__Goal of the exercise__
Repeat every line that appears below, with nothing altered.

☆ ☆ ☆ ☆ ☆

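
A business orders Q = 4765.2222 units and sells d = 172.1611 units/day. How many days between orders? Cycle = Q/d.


Cycle = 4765.2222 / 172.1611 = 27.6789

27.6789 days


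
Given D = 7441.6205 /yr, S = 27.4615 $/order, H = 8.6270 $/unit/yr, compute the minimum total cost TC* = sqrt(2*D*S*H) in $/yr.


2*D*S*H = 3525993.9907
TC* = sqrt(3525993.9907) = 1877.7630

1877.7630 $/yr


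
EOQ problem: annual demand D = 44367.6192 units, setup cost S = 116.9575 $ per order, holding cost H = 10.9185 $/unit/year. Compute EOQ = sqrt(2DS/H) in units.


2*D*S = 2 * 44367.6192 * 116.9575 = 10378251.6452
2*D*S/H = 950519.9107
EOQ = sqrt(950519.9107) = 974.9461

974.9461 units


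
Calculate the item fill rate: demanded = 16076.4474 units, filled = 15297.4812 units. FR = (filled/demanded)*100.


FR = 15297.4812 / 16076.4474 * 100 = 95.1546

95.1546%


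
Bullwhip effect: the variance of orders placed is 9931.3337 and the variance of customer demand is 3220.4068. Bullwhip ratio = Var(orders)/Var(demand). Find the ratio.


BW = 9931.3337 / 3220.4068 = 3.0839

3.0839


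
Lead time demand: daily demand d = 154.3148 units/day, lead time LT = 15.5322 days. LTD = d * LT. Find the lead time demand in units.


LTD = 154.3148 * 15.5322 = 2396.8483

2396.8483 units


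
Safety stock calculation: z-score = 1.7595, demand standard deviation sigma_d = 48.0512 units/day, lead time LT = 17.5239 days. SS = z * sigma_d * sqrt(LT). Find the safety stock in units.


sqrt(LT) = sqrt(17.5239) = 4.1862
SS = 1.7595 * 48.0512 * 4.1862 = 353.9231

353.9231 units


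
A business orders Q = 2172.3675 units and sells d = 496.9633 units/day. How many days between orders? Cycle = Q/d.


Cycle = 2172.3675 / 496.9633 = 4.3713

4.3713 days


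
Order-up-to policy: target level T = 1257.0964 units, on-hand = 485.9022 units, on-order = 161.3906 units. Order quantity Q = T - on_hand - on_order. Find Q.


Inventory position = OH + OO = 485.9022 + 161.3906 = 647.2928
Q = 1257.0964 - 647.2928 = 609.8036

609.8036 units


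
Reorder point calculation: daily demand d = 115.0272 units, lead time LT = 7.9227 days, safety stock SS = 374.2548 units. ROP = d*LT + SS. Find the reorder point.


d*LT = 115.0272 * 7.9227 = 911.3260
ROP = 911.3260 + 374.2548 = 1285.5808

1285.5808 units


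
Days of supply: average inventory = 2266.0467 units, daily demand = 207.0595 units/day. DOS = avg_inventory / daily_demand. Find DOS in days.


DOS = 2266.0467 / 207.0595 = 10.9439

10.9439 days


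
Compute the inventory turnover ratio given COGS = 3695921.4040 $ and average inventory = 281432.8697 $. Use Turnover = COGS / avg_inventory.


Turnover = 3695921.4040 / 281432.8697 = 13.1325

13.1325


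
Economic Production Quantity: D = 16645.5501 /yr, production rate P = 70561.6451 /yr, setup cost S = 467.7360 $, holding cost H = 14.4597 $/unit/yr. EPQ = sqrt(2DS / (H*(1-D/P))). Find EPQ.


1 - D/P = 1 - 0.2359 = 0.7641
H*(1-D/P) = 11.0486
2DS = 15571446.0431
EPQ = sqrt(1409353.4738) = 1187.1619

1187.1619 units


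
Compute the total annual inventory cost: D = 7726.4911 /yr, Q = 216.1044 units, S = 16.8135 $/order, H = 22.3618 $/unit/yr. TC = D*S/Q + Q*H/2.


Ordering cost = D*S/Q = 601.1417
Holding cost = Q*H/2 = 2416.2417
TC = 601.1417 + 2416.2417 = 3017.3833

3017.3833 $/yr


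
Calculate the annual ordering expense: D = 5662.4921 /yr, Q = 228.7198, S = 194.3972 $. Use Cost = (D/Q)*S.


Number of orders = D/Q = 24.7573
Cost = 24.7573 * 194.3972 = 4812.7561

4812.7561 $/yr


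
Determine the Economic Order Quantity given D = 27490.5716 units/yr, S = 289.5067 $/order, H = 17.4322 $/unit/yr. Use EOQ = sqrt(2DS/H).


2*D*S = 2 * 27490.5716 * 289.5067 = 15917409.3301
2*D*S/H = 913103.8727
EOQ = sqrt(913103.8727) = 955.5647

955.5647 units


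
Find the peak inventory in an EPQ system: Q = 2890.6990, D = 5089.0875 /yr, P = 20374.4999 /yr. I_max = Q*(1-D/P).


D/P = 0.2498
1 - D/P = 0.7502
I_max = 2890.6990 * 0.7502 = 2168.6680

2168.6680 units


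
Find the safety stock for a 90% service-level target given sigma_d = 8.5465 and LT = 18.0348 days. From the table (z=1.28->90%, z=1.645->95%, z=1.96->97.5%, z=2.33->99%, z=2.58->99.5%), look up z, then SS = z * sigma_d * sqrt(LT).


From the table, SL = 90% corresponds to z = 1.28
sqrt(LT) = sqrt(18.0348) = 4.2467
SS = 1.28 * 8.5465 * 4.2467 = 46.4573

46.4573 units


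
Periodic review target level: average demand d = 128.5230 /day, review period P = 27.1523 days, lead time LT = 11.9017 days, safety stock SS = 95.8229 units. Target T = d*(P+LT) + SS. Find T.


P + LT = 39.0540
d*(P+LT) = 128.5230 * 39.0540 = 5019.3372
T = 5019.3372 + 95.8229 = 5115.1601

5115.1601 units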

☆ ☆ ☆ ☆ ☆

__Answer__
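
A business orders Q = 4765.2222 units and sells d = 172.1611 units/day. How many days between orders? Cycle = Q/d.


Cycle = 4765.2222 / 172.1611 = 27.6789

27.6789 days


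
Given D = 7441.6205 /yr, S = 27.4615 $/order, H = 8.6270 $/unit/yr, compute the minimum total cost TC* = sqrt(2*D*S*H) in $/yr.


2*D*S*H = 3525993.9907
TC* = sqrt(3525993.9907) = 1877.7630

1877.7630 $/yr


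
EOQ problem: annual demand D = 44367.6192 units, setup cost S = 116.9575 $ per order, holding cost H = 10.9185 $/unit/year. Compute EOQ = sqrt(2DS/H) in units.


2*D*S = 2 * 44367.6192 * 116.9575 = 10378251.6452
2*D*S/H = 950519.9107
EOQ = sqrt(950519.9107) = 974.9461

974.9461 units


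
Calculate the item fill rate: demanded = 16076.4474 units, filled = 15297.4812 units. FR = (filled/demanded)*100.


FR = 15297.4812 / 16076.4474 * 100 = 95.1546

95.1546%


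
Bullwhip effect: the variance of orders placed is 9931.3337 and the variance of customer demand is 3220.4068. Bullwhip ratio = Var(orders)/Var(demand). Find the ratio.


BW = 9931.3337 / 3220.4068 = 3.0839

3.0839


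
Lead time demand: daily demand d = 154.3148 units/day, lead time LT = 15.5322 days. LTD = d * LT. Find the lead time demand in units.


LTD = 154.3148 * 15.5322 = 2396.8483

2396.8483 units


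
Safety stock calculation: z-score = 1.7595, demand standard deviation sigma_d = 48.0512 units/day, lead time LT = 17.5239 days. SS = z * sigma_d * sqrt(LT). Find the safety stock in units.


sqrt(LT) = sqrt(17.5239) = 4.1862
SS = 1.7595 * 48.0512 * 4.1862 = 353.9231

353.9231 units


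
A business orders Q = 2172.3675 units and sells d = 496.9633 units/day. How many days between orders? Cycle = Q/d.


Cycle = 2172.3675 / 496.9633 = 4.3713

4.3713 days


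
Order-up-to policy: target level T = 1257.0964 units, on-hand = 485.9022 units, on-order = 161.3906 units. Order quantity Q = T - on_hand - on_order. Find Q.


Inventory position = OH + OO = 485.9022 + 161.3906 = 647.2928
Q = 1257.0964 - 647.2928 = 609.8036

609.8036 units


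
Reorder point calculation: daily demand d = 115.0272 units, lead time LT = 7.9227 days, safety stock SS = 374.2548 units. ROP = d*LT + SS. Find the reorder point.


d*LT = 115.0272 * 7.9227 = 911.3260
ROP = 911.3260 + 374.2548 = 1285.5808

1285.5808 units


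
Days of supply: average inventory = 2266.0467 units, daily demand = 207.0595 units/day. DOS = avg_inventory / daily_demand. Find DOS in days.


DOS = 2266.0467 / 207.0595 = 10.9439

10.9439 days


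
Compute the inventory turnover ratio given COGS = 3695921.4040 $ and average inventory = 281432.8697 $. Use Turnover = COGS / avg_inventory.


Turnover = 3695921.4040 / 281432.8697 = 13.1325

13.1325


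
Economic Production Quantity: D = 16645.5501 /yr, production rate P = 70561.6451 /yr, setup cost S = 467.7360 $, holding cost H = 14.4597 $/unit/yr. EPQ = sqrt(2DS / (H*(1-D/P))). Find EPQ.


1 - D/P = 1 - 0.2359 = 0.7641
H*(1-D/P) = 11.0486
2DS = 15571446.0431
EPQ = sqrt(1409353.4738) = 1187.1619

1187.1619 units


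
Compute the total annual inventory cost: D = 7726.4911 /yr, Q = 216.1044 units, S = 16.8135 $/order, H = 22.3618 $/unit/yr. TC = D*S/Q + Q*H/2.


Ordering cost = D*S/Q = 601.1417
Holding cost = Q*H/2 = 2416.2417
TC = 601.1417 + 2416.2417 = 3017.3833

3017.3833 $/yr


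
Calculate the annual ordering expense: D = 5662.4921 /yr, Q = 228.7198, S = 194.3972 $. Use Cost = (D/Q)*S.


Number of orders = D/Q = 24.7573
Cost = 24.7573 * 194.3972 = 4812.7561

4812.7561 $/yr


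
Determine the Economic Order Quantity given D = 27490.5716 units/yr, S = 289.5067 $/order, H = 17.4322 $/unit/yr. Use EOQ = sqrt(2DS/H).


2*D*S = 2 * 27490.5716 * 289.5067 = 15917409.3301
2*D*S/H = 913103.8727
EOQ = sqrt(913103.8727) = 955.5647

955.5647 units


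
Find the peak inventory in an EPQ system: Q = 2890.6990, D = 5089.0875 /yr, P = 20374.4999 /yr. I_max = Q*(1-D/P).


D/P = 0.2498
1 - D/P = 0.7502
I_max = 2890.6990 * 0.7502 = 2168.6680

2168.6680 units


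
Find the safety stock for a 90% service-level target given sigma_d = 8.5465 and LT = 18.0348 days. From the table (z=1.28->90%, z=1.645->95%, z=1.96->97.5%, z=2.33->99%, z=2.58->99.5%), look up z, then SS = z * sigma_d * sqrt(LT).


From the table, SL = 90% corresponds to z = 1.28
sqrt(LT) = sqrt(18.0348) = 4.2467
SS = 1.28 * 8.5465 * 4.2467 = 46.4573

46.4573 units


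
Periodic review target level: average demand d = 128.5230 /day, review period P = 27.1523 days, lead time LT = 11.9017 days, safety stock SS = 95.8229 units. Target T = d*(P+LT) + SS. Find T.


P + LT = 39.0540
d*(P+LT) = 128.5230 * 39.0540 = 5019.3372
T = 5019.3372 + 95.8229 = 5115.1601

5115.1601 units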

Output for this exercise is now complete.